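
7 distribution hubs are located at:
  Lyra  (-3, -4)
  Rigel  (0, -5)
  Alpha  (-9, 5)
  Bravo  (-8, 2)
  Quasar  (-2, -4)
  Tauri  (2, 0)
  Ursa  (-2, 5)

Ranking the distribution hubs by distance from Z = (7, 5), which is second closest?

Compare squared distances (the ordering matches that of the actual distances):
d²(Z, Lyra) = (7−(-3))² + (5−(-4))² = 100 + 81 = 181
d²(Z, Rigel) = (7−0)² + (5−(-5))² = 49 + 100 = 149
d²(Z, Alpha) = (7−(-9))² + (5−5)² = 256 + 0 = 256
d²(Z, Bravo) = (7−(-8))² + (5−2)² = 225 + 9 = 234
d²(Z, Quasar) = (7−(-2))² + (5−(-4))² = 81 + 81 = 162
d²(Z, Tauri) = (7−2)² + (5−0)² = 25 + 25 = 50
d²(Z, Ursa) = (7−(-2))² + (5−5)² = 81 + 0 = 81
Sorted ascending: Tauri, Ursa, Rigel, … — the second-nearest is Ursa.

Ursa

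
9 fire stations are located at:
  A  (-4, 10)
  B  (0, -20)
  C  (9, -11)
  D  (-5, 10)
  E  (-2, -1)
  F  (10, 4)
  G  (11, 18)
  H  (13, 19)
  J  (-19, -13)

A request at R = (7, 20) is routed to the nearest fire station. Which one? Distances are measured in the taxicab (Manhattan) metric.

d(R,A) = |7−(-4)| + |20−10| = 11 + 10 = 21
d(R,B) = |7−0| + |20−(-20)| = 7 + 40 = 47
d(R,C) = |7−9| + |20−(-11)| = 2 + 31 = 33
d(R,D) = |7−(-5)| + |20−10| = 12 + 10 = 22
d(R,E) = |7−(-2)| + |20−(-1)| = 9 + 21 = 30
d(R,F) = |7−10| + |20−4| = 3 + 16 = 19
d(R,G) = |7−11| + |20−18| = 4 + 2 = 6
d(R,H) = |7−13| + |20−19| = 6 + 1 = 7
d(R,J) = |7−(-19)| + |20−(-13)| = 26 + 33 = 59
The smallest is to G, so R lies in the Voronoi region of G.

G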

◇ ◇ ◇ ◇

→ **WHAT THIS TASK INVOLVES**:
Copy out the entire material exactly.

→ **OUTPUT FOR THIS EXERCISE**:
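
7 distribution hubs are located at:
  Lyra  (-3, -4)
  Rigel  (0, -5)
  Alpha  (-9, 5)
  Bravo  (-8, 2)
  Quasar  (-2, -4)
  Tauri  (2, 0)
  Ursa  (-2, 5)

Ranking the distribution hubs by distance from Z = (7, 5), which is second closest?

Compare squared distances (the ordering matches that of the actual distances):
d²(Z, Lyra) = (7−(-3))² + (5−(-4))² = 100 + 81 = 181
d²(Z, Rigel) = (7−0)² + (5−(-5))² = 49 + 100 = 149
d²(Z, Alpha) = (7−(-9))² + (5−5)² = 256 + 0 = 256
d²(Z, Bravo) = (7−(-8))² + (5−2)² = 225 + 9 = 234
d²(Z, Quasar) = (7−(-2))² + (5−(-4))² = 81 + 81 = 162
d²(Z, Tauri) = (7−2)² + (5−0)² = 25 + 25 = 50
d²(Z, Ursa) = (7−(-2))² + (5−5)² = 81 + 0 = 81
Sorted ascending: Tauri, Ursa, Rigel, … — the second-nearest is Ursa.

Ursa

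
9 fire stations are located at:
  A  (-4, 10)
  B  (0, -20)
  C  (9, -11)
  D  (-5, 10)
  E  (-2, -1)
  F  (10, 4)
  G  (11, 18)
  H  (13, 19)
  J  (-19, -13)

A request at R = (7, 20) is routed to the nearest fire station. Which one? Distances are measured in the taxicab (Manhattan) metric.

d(R,A) = |7−(-4)| + |20−10| = 11 + 10 = 21
d(R,B) = |7−0| + |20−(-20)| = 7 + 40 = 47
d(R,C) = |7−9| + |20−(-11)| = 2 + 31 = 33
d(R,D) = |7−(-5)| + |20−10| = 12 + 10 = 22
d(R,E) = |7−(-2)| + |20−(-1)| = 9 + 21 = 30
d(R,F) = |7−10| + |20−4| = 3 + 16 = 19
d(R,G) = |7−11| + |20−18| = 4 + 2 = 6
d(R,H) = |7−13| + |20−19| = 6 + 1 = 7
d(R,J) = |7−(-19)| + |20−(-13)| = 26 + 33 = 59
The smallest is to G, so R lies in the Voronoi region of G.

G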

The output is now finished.